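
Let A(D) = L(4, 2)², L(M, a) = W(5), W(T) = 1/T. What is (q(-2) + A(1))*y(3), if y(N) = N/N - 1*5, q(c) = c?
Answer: 196/25 ≈ 7.8400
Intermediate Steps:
L(M, a) = ⅕ (L(M, a) = 1/5 = ⅕)
A(D) = 1/25 (A(D) = (⅕)² = 1/25)
y(N) = -4 (y(N) = 1 - 5 = -4)
(q(-2) + A(1))*y(3) = (-2 + 1/25)*(-4) = -49/25*(-4) = 196/25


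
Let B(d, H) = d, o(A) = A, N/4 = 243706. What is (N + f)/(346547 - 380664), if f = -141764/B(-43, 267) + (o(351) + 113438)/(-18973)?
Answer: -797984232781/27833979163 ≈ -28.669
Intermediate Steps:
N = 974824 (N = 4*243706 = 974824)
f = 2684795445/815839 (f = -141764/(-43) + (351 + 113438)/(-18973) = -141764*(-1/43) + 113789*(-1/18973) = 141764/43 - 113789/18973 = 2684795445/815839 ≈ 3290.8)
(N + f)/(346547 - 380664) = (974824 + 2684795445/815839)/(346547 - 380664) = (797984232781/815839)/(-34117) = (797984232781/815839)*(-1/34117) = -797984232781/27833979163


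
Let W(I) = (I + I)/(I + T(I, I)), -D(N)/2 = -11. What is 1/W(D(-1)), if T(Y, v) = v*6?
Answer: 7/2 ≈ 3.5000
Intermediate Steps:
T(Y, v) = 6*v
D(N) = 22 (D(N) = -2*(-11) = 22)
W(I) = 2/7 (W(I) = (I + I)/(I + 6*I) = (2*I)/((7*I)) = (2*I)*(1/(7*I)) = 2/7)
1/W(D(-1)) = 1/(2/7) = 7/2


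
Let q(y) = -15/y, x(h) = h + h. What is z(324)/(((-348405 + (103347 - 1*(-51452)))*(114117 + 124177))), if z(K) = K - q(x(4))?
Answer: -2607/369081185312 ≈ -7.0635e-9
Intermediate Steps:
x(h) = 2*h
z(K) = 15/8 + K (z(K) = K - (-15)/(2*4) = K - (-15)/8 = K - 1*(-15/8) = K + 15/8 = 15/8 + K)
z(324)/(((-348405 + (103347 - 1*(-51452)))*(114117 + 124177))) = (15/8 + 324)/(((-348405 + (103347 - 1*(-51452)))*(114117 + 124177))) = 2607/(8*(((-348405 + (103347 + 51452))*238294))) = 2607/(8*(((-348405 + 154799)*238294))) = 2607/(8*((-193606*238294))) = (2607/8)/(-46135148164) = (2607/8)*(-1/46135148164) = -2607/369081185312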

○ ○ ○

_Exercise directions:_ Please give back only the lines between the first line of the entries and the line with "Answer: -2607/369081185312 ≈ -7.0635e-9", both ends included, word for word.

_Answer:_
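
Let A(D) = L(4, 2)², L(M, a) = W(5), W(T) = 1/T. What is (q(-2) + A(1))*y(3), if y(N) = N/N - 1*5, q(c) = c?
Answer: 196/25 ≈ 7.8400
Intermediate Steps:
L(M, a) = ⅕ (L(M, a) = 1/5 = ⅕)
A(D) = 1/25 (A(D) = (⅕)² = 1/25)
y(N) = -4 (y(N) = 1 - 5 = -4)
(q(-2) + A(1))*y(3) = (-2 + 1/25)*(-4) = -49/25*(-4) = 196/25


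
Let B(d, H) = d, o(A) = A, N/4 = 243706. What is (N + f)/(346547 - 380664), if f = -141764/B(-43, 267) + (o(351) + 113438)/(-18973)?
Answer: -797984232781/27833979163 ≈ -28.669
Intermediate Steps:
N = 974824 (N = 4*243706 = 974824)
f = 2684795445/815839 (f = -141764/(-43) + (351 + 113438)/(-18973) = -141764*(-1/43) + 113789*(-1/18973) = 141764/43 - 113789/18973 = 2684795445/815839 ≈ 3290.8)
(N + f)/(346547 - 380664) = (974824 + 2684795445/815839)/(346547 - 380664) = (797984232781/815839)/(-34117) = (797984232781/815839)*(-1/34117) = -797984232781/27833979163


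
Let W(I) = (I + I)/(I + T(I, I)), -D(N)/2 = -11. What is 1/W(D(-1)), if T(Y, v) = v*6?
Answer: 7/2 ≈ 3.5000
Intermediate Steps:
T(Y, v) = 6*v
D(N) = 22 (D(N) = -2*(-11) = 22)
W(I) = 2/7 (W(I) = (I + I)/(I + 6*I) = (2*I)/((7*I)) = (2*I)*(1/(7*I)) = 2/7)
1/W(D(-1)) = 1/(2/7) = 7/2


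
Let q(y) = -15/y, x(h) = h + h. What is z(324)/(((-348405 + (103347 - 1*(-51452)))*(114117 + 124177))), if z(K) = K - q(x(4))?
Answer: -2607/369081185312 ≈ -7.0635e-9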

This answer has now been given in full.